Description of the task | Every entry below must appear again, exactly as written.

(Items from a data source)

- - -

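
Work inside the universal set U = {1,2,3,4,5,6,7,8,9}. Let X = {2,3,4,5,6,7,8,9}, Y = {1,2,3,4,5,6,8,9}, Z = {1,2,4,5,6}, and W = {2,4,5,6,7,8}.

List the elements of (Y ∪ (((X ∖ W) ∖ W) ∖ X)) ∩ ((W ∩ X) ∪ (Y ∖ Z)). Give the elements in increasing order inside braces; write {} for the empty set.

{2,3,4,5,6,8,9}

X ∖ W = {3,9}
(X ∖ W) ∖ W = {3,9}
((X ∖ W) ∖ W) ∖ X = {}
Y ∪ (((X ∖ W) ∖ W) ∖ X) = {1,2,3,4,5,6,8,9}
W ∩ X = {2,4,5,6,7,8}
Y ∖ Z = {3,8,9}
(W ∩ X) ∪ (Y ∖ Z) = {2,3,4,5,6,7,8,9}
(Y ∪ (((X ∖ W) ∖ W) ∖ X)) ∩ ((W ∩ X) ∪ (Y ∖ Z)) = {2,3,4,5,6,8,9}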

- - -

Reply to the task |
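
Work inside the universal set U = {1,2,3,4,5,6,7,8,9}. Let X = {2,3,4,5,6,7,8,9}, Y = {1,2,3,4,5,6,8,9}, Z = {1,2,4,5,6}, and W = {2,4,5,6,7,8}.

List the elements of (Y ∪ (((X ∖ W) ∖ W) ∖ X)) ∩ ((W ∩ X) ∪ (Y ∖ Z)). Give the elements in increasing order inside braces; write {} for the empty set.

{2,3,4,5,6,8,9}

X ∖ W = {3,9}
(X ∖ W) ∖ W = {3,9}
((X ∖ W) ∖ W) ∖ X = {}
Y ∪ (((X ∖ W) ∖ W) ∖ X) = {1,2,3,4,5,6,8,9}
W ∩ X = {2,4,5,6,7,8}
Y ∖ Z = {3,8,9}
(W ∩ X) ∪ (Y ∖ Z) = {2,3,4,5,6,7,8,9}
(Y ∪ (((X ∖ W) ∖ W) ∖ X)) ∩ ((W ∩ X) ∪ (Y ∖ Z)) = {2,3,4,5,6,8,9}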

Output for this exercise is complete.